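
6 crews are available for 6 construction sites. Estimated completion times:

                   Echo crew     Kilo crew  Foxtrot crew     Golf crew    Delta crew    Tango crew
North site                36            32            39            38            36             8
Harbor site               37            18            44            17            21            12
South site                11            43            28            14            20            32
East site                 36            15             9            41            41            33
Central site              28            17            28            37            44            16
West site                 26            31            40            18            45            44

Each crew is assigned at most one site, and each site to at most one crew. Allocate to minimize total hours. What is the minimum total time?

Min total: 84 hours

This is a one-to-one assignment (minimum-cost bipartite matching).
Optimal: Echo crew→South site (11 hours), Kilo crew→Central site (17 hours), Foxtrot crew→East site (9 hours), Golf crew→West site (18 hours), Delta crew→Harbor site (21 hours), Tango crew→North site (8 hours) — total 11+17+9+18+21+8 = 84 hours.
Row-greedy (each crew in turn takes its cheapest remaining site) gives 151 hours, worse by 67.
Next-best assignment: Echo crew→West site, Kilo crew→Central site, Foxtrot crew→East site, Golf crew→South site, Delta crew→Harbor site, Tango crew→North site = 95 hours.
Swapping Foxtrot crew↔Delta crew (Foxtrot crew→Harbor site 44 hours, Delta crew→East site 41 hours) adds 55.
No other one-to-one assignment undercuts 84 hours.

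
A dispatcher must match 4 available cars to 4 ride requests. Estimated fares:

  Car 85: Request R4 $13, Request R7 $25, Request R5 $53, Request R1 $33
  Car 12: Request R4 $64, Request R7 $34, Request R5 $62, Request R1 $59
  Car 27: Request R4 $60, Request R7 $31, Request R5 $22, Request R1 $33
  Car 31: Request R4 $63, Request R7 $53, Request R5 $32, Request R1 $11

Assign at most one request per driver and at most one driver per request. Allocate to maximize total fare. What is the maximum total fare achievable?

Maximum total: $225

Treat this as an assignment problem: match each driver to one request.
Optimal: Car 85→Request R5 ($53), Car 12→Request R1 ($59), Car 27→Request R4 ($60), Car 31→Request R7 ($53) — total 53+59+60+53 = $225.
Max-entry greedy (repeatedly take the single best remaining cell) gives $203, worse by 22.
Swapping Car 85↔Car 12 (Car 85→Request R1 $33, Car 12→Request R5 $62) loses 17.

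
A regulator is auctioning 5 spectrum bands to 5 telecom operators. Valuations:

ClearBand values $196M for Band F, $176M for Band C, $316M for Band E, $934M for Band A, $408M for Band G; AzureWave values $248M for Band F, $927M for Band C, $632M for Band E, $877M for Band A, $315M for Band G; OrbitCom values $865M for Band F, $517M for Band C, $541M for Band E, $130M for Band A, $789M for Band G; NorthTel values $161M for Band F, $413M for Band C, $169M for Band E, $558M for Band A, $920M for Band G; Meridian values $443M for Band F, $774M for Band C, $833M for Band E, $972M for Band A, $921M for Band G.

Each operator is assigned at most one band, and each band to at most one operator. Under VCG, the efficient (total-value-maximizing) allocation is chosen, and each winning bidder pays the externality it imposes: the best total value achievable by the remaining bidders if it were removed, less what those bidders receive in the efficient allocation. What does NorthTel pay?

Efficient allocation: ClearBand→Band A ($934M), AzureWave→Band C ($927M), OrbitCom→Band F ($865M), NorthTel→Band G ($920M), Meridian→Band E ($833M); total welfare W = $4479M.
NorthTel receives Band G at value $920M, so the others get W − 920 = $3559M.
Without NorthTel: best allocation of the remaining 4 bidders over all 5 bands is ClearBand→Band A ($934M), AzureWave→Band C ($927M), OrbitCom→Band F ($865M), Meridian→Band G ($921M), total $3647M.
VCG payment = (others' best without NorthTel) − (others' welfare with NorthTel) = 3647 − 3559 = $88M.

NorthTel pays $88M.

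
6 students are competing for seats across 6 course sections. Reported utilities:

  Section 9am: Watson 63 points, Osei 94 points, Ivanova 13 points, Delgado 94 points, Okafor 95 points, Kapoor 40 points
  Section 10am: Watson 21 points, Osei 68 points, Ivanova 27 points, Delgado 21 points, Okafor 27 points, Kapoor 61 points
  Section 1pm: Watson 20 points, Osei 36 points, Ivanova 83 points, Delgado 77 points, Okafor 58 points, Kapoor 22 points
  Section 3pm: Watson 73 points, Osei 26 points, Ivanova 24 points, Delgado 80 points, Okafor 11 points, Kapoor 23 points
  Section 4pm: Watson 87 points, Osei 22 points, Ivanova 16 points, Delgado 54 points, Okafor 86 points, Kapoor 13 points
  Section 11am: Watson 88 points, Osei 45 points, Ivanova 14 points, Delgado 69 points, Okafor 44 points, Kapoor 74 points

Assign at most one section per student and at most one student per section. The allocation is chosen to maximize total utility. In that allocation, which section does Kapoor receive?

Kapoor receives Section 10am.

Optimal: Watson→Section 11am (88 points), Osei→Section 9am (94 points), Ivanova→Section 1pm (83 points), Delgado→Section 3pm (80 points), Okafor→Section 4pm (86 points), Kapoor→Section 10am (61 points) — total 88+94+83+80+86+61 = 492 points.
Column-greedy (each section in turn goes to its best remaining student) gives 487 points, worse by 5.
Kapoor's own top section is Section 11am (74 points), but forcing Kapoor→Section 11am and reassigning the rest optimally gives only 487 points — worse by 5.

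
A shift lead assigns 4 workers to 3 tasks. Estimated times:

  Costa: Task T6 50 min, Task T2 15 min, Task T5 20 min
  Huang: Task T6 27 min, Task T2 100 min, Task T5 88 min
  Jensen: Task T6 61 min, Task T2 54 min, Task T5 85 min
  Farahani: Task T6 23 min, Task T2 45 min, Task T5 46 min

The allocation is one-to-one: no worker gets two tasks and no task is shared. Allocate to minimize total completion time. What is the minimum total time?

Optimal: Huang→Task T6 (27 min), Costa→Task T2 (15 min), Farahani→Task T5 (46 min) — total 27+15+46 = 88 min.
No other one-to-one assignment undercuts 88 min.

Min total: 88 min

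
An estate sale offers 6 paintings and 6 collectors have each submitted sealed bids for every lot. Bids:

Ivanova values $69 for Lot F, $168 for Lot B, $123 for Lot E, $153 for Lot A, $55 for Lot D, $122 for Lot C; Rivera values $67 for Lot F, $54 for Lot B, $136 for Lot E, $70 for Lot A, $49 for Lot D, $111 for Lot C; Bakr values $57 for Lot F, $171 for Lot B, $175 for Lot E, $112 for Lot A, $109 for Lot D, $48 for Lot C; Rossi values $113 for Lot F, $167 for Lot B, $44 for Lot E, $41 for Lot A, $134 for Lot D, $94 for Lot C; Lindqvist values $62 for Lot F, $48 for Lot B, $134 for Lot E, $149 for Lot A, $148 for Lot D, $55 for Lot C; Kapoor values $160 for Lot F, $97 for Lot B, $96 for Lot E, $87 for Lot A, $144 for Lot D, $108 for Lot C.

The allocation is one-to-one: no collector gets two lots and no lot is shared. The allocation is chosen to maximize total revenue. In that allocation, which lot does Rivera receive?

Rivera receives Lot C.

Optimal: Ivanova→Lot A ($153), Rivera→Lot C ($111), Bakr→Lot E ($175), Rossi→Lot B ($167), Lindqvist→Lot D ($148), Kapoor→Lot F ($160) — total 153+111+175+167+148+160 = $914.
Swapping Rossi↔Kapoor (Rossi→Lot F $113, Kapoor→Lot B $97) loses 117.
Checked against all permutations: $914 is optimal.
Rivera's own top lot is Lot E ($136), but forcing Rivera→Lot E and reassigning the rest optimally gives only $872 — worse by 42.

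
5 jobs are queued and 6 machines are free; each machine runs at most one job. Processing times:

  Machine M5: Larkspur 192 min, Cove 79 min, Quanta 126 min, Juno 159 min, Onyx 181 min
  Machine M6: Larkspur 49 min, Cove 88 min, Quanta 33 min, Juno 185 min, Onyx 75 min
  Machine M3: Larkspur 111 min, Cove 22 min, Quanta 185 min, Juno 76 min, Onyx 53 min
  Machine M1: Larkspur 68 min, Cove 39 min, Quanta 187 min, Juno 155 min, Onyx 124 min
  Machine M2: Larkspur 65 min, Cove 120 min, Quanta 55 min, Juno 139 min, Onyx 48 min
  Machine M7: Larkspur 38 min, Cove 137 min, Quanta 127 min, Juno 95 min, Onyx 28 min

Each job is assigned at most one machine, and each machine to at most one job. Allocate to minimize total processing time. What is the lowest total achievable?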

────────────────────

- **What you are asked to do**:
Your reply should be an exact copy of every line from the line with "Machine M6: Larkspur" through the final line of the data, and nothing more.

- **Your response**:
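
  Machine M6: Larkspur 49 min, Cove 88 min, Quanta 33 min, Juno 185 min, Onyx 75 min
  Machine M3: Larkspur 111 min, Cove 22 min, Quanta 185 min, Juno 76 min, Onyx 53 min
  Machine M1: Larkspur 68 min, Cove 39 min, Quanta 187 min, Juno 155 min, Onyx 124 min
  Machine M2: Larkspur 65 min, Cove 120 min, Quanta 55 min, Juno 139 min, Onyx 48 min
  Machine M7: Larkspur 38 min, Cove 137 min, Quanta 127 min, Juno 95 min, Onyx 28 min

Each job is assigned at most one machine, and each machine to at most one job. Allocate to minimize total processing time. What is the lowest total achievable?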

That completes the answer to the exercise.